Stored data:
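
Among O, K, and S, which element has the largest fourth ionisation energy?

O

IE_4 is the cost of taking one more electron from the +3 cation: O³⁺ still has 3 valence electrons; K³⁺ is already 2 electrons into the core; S³⁺ still has 3 valence electrons.
Usually core removal costs more than valence removal, but here the competition is close: a tightly held n=2 valence electron can cost more to remove than an n=3 core electron, so the actual values have to decide it.
Valence configurations: O³⁺ [He]2s²2p¹, S³⁺ [Ne]3s²3p¹.
Tabulated IE_4 (kJ/mol): O 7469, K 5877, S 4556.
Putting it together, IE_4: S < K < O.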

### Your assignment
Having read the entries above, restate them all word for word.

### Task response
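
Among O, K, and S, which element has the largest fourth ionisation energy?

O

IE_4 is the cost of taking one more electron from the +3 cation: O³⁺ still has 3 valence electrons; K³⁺ is already 2 electrons into the core; S³⁺ still has 3 valence electrons.
Usually core removal costs more than valence removal, but here the competition is close: a tightly held n=2 valence electron can cost more to remove than an n=3 core electron, so the actual values have to decide it.
Valence configurations: O³⁺ [He]2s²2p¹, S³⁺ [Ne]3s²3p¹.
Tabulated IE_4 (kJ/mol): O 7469, K 5877, S 4556.
Putting it together, IE_4: S < K < O.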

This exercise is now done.